_Exercise aim_: Provide a character-exact reproduction of the lines from the line with "Answer: -358851792" to the end of the entries.

_Excerpted data_:
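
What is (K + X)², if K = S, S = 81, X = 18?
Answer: 9801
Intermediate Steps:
K = 81
(K + X)² = (81 + 18)² = 99² = 9801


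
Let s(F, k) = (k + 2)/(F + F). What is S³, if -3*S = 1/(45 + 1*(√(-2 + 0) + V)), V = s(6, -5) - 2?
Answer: 64*I/(27*(-4983795*I + 350764*√2)) ≈ -4.7095e-7 + 4.6875e-8*I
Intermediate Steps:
s(F, k) = (2 + k)/(2*F) (s(F, k) = (2 + k)/((2*F)) = (2 + k)*(1/(2*F)) = (2 + k)/(2*F))
V = -9/4 (V = (½)*(2 - 5)/6 - 2 = (½)*(⅙)*(-3) - 2 = -¼ - 2 = -9/4 ≈ -2.2500)
S = -1/(3*(171/4 + I*√2)) (S = -1/(3*(45 + 1*(√(-2 + 0) - 9/4))) = -1/(3*(45 + 1*(√(-2) - 9/4))) = -1/(3*(45 + 1*(I*√2 - 9/4))) = -1/(3*(45 + 1*(-9/4 + I*√2))) = -1/(3*(45 + (-9/4 + I*√2))) = -1/(3*(171/4 + I*√2)) ≈ -0.0077887 + 0.00025766*I)
S³ = (-228/29273 + 16*I*√2/87819)³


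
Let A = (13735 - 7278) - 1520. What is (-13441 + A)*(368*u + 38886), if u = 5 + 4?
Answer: -358851792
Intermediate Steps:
A = 4937 (A = 6457 - 1520 = 4937)
u = 9
(-13441 + A)*(368*u + 38886) = (-13441 + 4937)*(368*9 + 38886) = -8504*(3312 + 38886) = -8504*42198 = -358851792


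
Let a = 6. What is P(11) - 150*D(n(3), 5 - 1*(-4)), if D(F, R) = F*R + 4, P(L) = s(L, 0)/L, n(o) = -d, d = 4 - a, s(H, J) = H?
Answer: -3299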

_Task response_:
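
Answer: -358851792
Intermediate Steps:
A = 4937 (A = 6457 - 1520 = 4937)
u = 9
(-13441 + A)*(368*u + 38886) = (-13441 + 4937)*(368*9 + 38886) = -8504*(3312 + 38886) = -8504*42198 = -358851792


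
Let a = 6. What is P(11) - 150*D(n(3), 5 - 1*(-4)), if D(F, R) = F*R + 4, P(L) = s(L, 0)/L, n(o) = -d, d = 4 - a, s(H, J) = H?
Answer: -3299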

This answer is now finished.